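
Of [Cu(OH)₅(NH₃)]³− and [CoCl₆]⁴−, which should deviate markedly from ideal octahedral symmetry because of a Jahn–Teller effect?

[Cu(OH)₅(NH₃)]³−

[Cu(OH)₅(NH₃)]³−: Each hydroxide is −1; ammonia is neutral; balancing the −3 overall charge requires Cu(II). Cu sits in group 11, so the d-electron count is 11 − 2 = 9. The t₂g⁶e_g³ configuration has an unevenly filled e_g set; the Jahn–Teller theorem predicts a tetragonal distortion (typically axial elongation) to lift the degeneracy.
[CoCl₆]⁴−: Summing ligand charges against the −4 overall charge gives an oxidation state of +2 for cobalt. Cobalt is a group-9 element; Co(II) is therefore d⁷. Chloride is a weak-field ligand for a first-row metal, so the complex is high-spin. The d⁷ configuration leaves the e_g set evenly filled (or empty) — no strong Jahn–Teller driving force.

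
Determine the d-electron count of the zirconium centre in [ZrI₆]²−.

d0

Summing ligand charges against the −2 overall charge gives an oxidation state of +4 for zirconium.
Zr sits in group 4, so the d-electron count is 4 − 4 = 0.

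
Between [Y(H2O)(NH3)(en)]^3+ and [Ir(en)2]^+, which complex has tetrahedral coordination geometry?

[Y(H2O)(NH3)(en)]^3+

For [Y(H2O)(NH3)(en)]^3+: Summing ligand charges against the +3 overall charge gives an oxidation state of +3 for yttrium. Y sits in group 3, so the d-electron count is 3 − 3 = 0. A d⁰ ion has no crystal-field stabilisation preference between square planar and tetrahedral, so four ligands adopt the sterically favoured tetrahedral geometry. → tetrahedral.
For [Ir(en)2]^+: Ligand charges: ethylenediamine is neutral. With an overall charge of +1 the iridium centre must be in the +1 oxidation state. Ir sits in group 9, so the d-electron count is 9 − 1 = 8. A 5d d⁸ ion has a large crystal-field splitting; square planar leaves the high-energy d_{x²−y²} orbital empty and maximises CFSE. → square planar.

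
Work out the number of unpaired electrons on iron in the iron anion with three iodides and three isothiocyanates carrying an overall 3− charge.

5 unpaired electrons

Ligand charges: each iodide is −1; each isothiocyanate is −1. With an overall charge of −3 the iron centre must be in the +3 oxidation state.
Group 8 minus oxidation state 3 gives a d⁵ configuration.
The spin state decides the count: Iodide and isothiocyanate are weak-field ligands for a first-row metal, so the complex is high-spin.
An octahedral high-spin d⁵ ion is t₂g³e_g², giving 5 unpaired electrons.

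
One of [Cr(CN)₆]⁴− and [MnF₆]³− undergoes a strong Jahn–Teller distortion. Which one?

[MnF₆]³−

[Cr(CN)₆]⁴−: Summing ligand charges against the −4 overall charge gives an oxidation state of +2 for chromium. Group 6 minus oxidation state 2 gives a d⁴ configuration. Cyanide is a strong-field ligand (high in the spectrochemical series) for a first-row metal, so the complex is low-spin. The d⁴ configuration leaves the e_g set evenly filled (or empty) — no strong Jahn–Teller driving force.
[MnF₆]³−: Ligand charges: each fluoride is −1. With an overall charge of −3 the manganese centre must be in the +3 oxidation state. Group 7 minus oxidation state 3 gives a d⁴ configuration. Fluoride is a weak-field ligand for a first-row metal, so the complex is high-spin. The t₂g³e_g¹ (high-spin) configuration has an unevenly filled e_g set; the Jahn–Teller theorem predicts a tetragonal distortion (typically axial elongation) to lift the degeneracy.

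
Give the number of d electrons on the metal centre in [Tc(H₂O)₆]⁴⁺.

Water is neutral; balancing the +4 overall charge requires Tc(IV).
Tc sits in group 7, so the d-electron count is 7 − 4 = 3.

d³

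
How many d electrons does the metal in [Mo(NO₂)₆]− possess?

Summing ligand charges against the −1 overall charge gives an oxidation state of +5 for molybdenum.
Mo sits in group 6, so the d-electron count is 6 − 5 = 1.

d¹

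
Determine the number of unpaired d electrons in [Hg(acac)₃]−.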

:::::

Set the data down again in full. Keep it exact.

● RESPONSE AREA
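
Of [Cu(OH)₅(NH₃)]³− and [CoCl₆]⁴−, which should deviate markedly from ideal octahedral symmetry because of a Jahn–Teller effect?

[Cu(OH)₅(NH₃)]³−

[Cu(OH)₅(NH₃)]³−: Each hydroxide is −1; ammonia is neutral; balancing the −3 overall charge requires Cu(II). Cu sits in group 11, so the d-electron count is 11 − 2 = 9. The t₂g⁶e_g³ configuration has an unevenly filled e_g set; the Jahn–Teller theorem predicts a tetragonal distortion (typically axial elongation) to lift the degeneracy.
[CoCl₆]⁴−: Summing ligand charges against the −4 overall charge gives an oxidation state of +2 for cobalt. Cobalt is a group-9 element; Co(II) is therefore d⁷. Chloride is a weak-field ligand for a first-row metal, so the complex is high-spin. The d⁷ configuration leaves the e_g set evenly filled (or empty) — no strong Jahn–Teller driving force.

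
Determine the d-electron count of the zirconium centre in [ZrI₆]²−.

d0

Summing ligand charges against the −2 overall charge gives an oxidation state of +4 for zirconium.
Zr sits in group 4, so the d-electron count is 4 − 4 = 0.

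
Between [Y(H2O)(NH3)(en)]^3+ and [Ir(en)2]^+, which complex has tetrahedral coordination geometry?

[Y(H2O)(NH3)(en)]^3+

For [Y(H2O)(NH3)(en)]^3+: Summing ligand charges against the +3 overall charge gives an oxidation state of +3 for yttrium. Y sits in group 3, so the d-electron count is 3 − 3 = 0. A d⁰ ion has no crystal-field stabilisation preference between square planar and tetrahedral, so four ligands adopt the sterically favoured tetrahedral geometry. → tetrahedral.
For [Ir(en)2]^+: Ligand charges: ethylenediamine is neutral. With an overall charge of +1 the iridium centre must be in the +1 oxidation state. Ir sits in group 9, so the d-electron count is 9 − 1 = 8. A 5d d⁸ ion has a large crystal-field splitting; square planar leaves the high-energy d_{x²−y²} orbital empty and maximises CFSE. → square planar.

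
Work out the number of unpaired electrons on iron in the iron anion with three iodides and three isothiocyanates carrying an overall 3− charge.

5 unpaired electrons

Ligand charges: each iodide is −1; each isothiocyanate is −1. With an overall charge of −3 the iron centre must be in the +3 oxidation state.
Group 8 minus oxidation state 3 gives a d⁵ configuration.
The spin state decides the count: Iodide and isothiocyanate are weak-field ligands for a first-row metal, so the complex is high-spin.
An octahedral high-spin d⁵ ion is t₂g³e_g², giving 5 unpaired electrons.

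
One of [Cr(CN)₆]⁴− and [MnF₆]³− undergoes a strong Jahn–Teller distortion. Which one?

[MnF₆]³−

[Cr(CN)₆]⁴−: Summing ligand charges against the −4 overall charge gives an oxidation state of +2 for chromium. Group 6 minus oxidation state 2 gives a d⁴ configuration. Cyanide is a strong-field ligand (high in the spectrochemical series) for a first-row metal, so the complex is low-spin. The d⁴ configuration leaves the e_g set evenly filled (or empty) — no strong Jahn–Teller driving force.
[MnF₆]³−: Ligand charges: each fluoride is −1. With an overall charge of −3 the manganese centre must be in the +3 oxidation state. Group 7 minus oxidation state 3 gives a d⁴ configuration. Fluoride is a weak-field ligand for a first-row metal, so the complex is high-spin. The t₂g³e_g¹ (high-spin) configuration has an unevenly filled e_g set; the Jahn–Teller theorem predicts a tetragonal distortion (typically axial elongation) to lift the degeneracy.

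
Give the number of d electrons on the metal centre in [Tc(H₂O)₆]⁴⁺.

Water is neutral; balancing the +4 overall charge requires Tc(IV).
Tc sits in group 7, so the d-electron count is 7 − 4 = 3.

d³

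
How many d electrons does the metal in [Mo(NO₂)₆]− possess?

Summing ligand charges against the −1 overall charge gives an oxidation state of +5 for molybdenum.
Mo sits in group 6, so the d-electron count is 6 − 5 = 1.

d¹

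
Determine the number of unpaired d electrons in [Hg(acac)₃]−.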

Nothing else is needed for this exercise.